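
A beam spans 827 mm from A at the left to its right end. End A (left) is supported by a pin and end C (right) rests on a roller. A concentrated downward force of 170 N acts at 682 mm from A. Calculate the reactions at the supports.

A_x = 0, A_y = 29.81 N, C_y = 140.2 N

Taking moments about A: C_y·827 − 170·682 = 0 → C_y = 115940/827 = 140.193 ≈ 140.2 N.
ΣF_y = 0: A_y + 140.193 − 170 = 0 → A_y = 29.81 N.
ΣF_x = 0: no horizontal applied forces, so A_x = 0.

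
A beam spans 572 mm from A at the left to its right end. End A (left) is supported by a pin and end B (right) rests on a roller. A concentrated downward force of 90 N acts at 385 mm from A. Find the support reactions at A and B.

Taking moments about A: B_y·572 − 90·385 = 0 → B_y = 34650/572 = 60.5769 ≈ 60.58 N.
ΣF_y = 0: A_y + 60.5769 − 90 = 0 → A_y = 29.42 N.
ΣF_x = 0: no horizontal applied forces, so A_x = 0.

A_x = 0, A_y = 29.42 N, B_y = 60.58 N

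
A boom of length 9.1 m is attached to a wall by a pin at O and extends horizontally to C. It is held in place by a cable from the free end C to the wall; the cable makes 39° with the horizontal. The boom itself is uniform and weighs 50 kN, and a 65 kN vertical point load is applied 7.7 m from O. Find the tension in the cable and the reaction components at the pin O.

T = 127.1 kN, O_x = 98.79 kN, O_y = 35.00 kN

ΣM about O: T·sin39°·9.1 − 50·4.55 − 65·7.7 = 0 → T = 728/(9.1·0.62932) = 127.121 ≈ 127.1 kN.
ΣF_x = 0: O_x − T·cos39° = 0 → O_x = 127.121 × 0.777146 = 98.79 kN.
ΣF_y = 0: O_y + T·sin39° − 50 − 65 = 0 → O_y = 115 − 127.121 × 0.62932 = 35.00 kN.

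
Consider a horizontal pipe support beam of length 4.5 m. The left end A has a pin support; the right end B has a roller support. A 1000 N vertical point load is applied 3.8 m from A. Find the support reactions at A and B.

A_x = 0, A_y = 155.6 N, B_y = 844.4 N

ΣM about A: B_y·4.5 − 1000·3.8 = 0 → B_y = 3800/4.5 = 844.444 ≈ 844.4 N.
ΣF_y = 0: A_y + 844.444 − 1000 = 0 → A_y = 155.6 N.
ΣF_x = 0: no horizontal applied forces, so A_x = 0.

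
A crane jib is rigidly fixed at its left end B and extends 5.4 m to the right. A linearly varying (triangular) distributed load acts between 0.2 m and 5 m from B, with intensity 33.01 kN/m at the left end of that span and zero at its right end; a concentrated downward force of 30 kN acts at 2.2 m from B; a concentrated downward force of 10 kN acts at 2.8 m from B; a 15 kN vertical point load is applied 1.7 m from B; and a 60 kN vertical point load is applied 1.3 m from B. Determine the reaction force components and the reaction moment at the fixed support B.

Resultant of the triangular load: ½ × 33.01 × 4.8 = 79.224 kN, acting at 1.8 m from B (one-third of the span from the peak).
ΣF_x = 0: B_x = 0.
ΣF_y = 0: B_y − ½·33.01·4.8 − 30 − 10 − 15 − 60 = 0 → B_y = 194.2 kN.
ΣM about B: M_B − (½·33.01·4.8)·1.8 − 30·2.2 − 10·2.8 − 15·1.7 − 60·1.3 = 0 → M_B = 340.1 kN·m.

B_x = 0, B_y = 194.2 kN, M_B = 340.1 kN·m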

- **YOUR INSTRUCTIONS**
Copy the data once more. Leave nothing out.

- **THE ANSWER**
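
A beam spans 827 mm from A at the left to its right end. End A (left) is supported by a pin and end C (right) rests on a roller. A concentrated downward force of 170 N acts at 682 mm from A. Calculate the reactions at the supports.

A_x = 0, A_y = 29.81 N, C_y = 140.2 N

Taking moments about A: C_y·827 − 170·682 = 0 → C_y = 115940/827 = 140.193 ≈ 140.2 N.
ΣF_y = 0: A_y + 140.193 − 170 = 0 → A_y = 29.81 N.
ΣF_x = 0: no horizontal applied forces, so A_x = 0.

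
A beam spans 572 mm from A at the left to its right end. End A (left) is supported by a pin and end B (right) rests on a roller. A concentrated downward force of 90 N acts at 385 mm from A. Find the support reactions at A and B.

Taking moments about A: B_y·572 − 90·385 = 0 → B_y = 34650/572 = 60.5769 ≈ 60.58 N.
ΣF_y = 0: A_y + 60.5769 − 90 = 0 → A_y = 29.42 N.
ΣF_x = 0: no horizontal applied forces, so A_x = 0.

A_x = 0, A_y = 29.42 N, B_y = 60.58 N

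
A boom of length 9.1 m is attached to a wall by a pin at O and extends horizontally to C. It is held in place by a cable from the free end C to the wall; the cable makes 39° with the horizontal. The boom itself is uniform and weighs 50 kN, and a 65 kN vertical point load is applied 7.7 m from O. Find the tension in the cable and the reaction components at the pin O.

T = 127.1 kN, O_x = 98.79 kN, O_y = 35.00 kN

ΣM about O: T·sin39°·9.1 − 50·4.55 − 65·7.7 = 0 → T = 728/(9.1·0.62932) = 127.121 ≈ 127.1 kN.
ΣF_x = 0: O_x − T·cos39° = 0 → O_x = 127.121 × 0.777146 = 98.79 kN.
ΣF_y = 0: O_y + T·sin39° − 50 − 65 = 0 → O_y = 115 − 127.121 × 0.62932 = 35.00 kN.

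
Consider a horizontal pipe support beam of length 4.5 m. The left end A has a pin support; the right end B has a roller support. A 1000 N vertical point load is applied 3.8 m from A. Find the support reactions at A and B.

A_x = 0, A_y = 155.6 N, B_y = 844.4 N

ΣM about A: B_y·4.5 − 1000·3.8 = 0 → B_y = 3800/4.5 = 844.444 ≈ 844.4 N.
ΣF_y = 0: A_y + 844.444 − 1000 = 0 → A_y = 155.6 N.
ΣF_x = 0: no horizontal applied forces, so A_x = 0.

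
A crane jib is rigidly fixed at its left end B and extends 5.4 m to the right. A linearly varying (triangular) distributed load acts between 0.2 m and 5 m from B, with intensity 33.01 kN/m at the left end of that span and zero at its right end; a concentrated downward force of 30 kN acts at 2.2 m from B; a concentrated downward force of 10 kN acts at 2.8 m from B; a 15 kN vertical point load is applied 1.7 m from B; and a 60 kN vertical point load is applied 1.3 m from B. Determine the reaction force components and the reaction moment at the fixed support B.

Resultant of the triangular load: ½ × 33.01 × 4.8 = 79.224 kN, acting at 1.8 m from B (one-third of the span from the peak).
ΣF_x = 0: B_x = 0.
ΣF_y = 0: B_y − ½·33.01·4.8 − 30 − 10 − 15 − 60 = 0 → B_y = 194.2 kN.
ΣM about B: M_B − (½·33.01·4.8)·1.8 − 30·2.2 − 10·2.8 − 15·1.7 − 60·1.3 = 0 → M_B = 340.1 kN·m.

B_x = 0, B_y = 194.2 kN, M_B = 340.1 kN·m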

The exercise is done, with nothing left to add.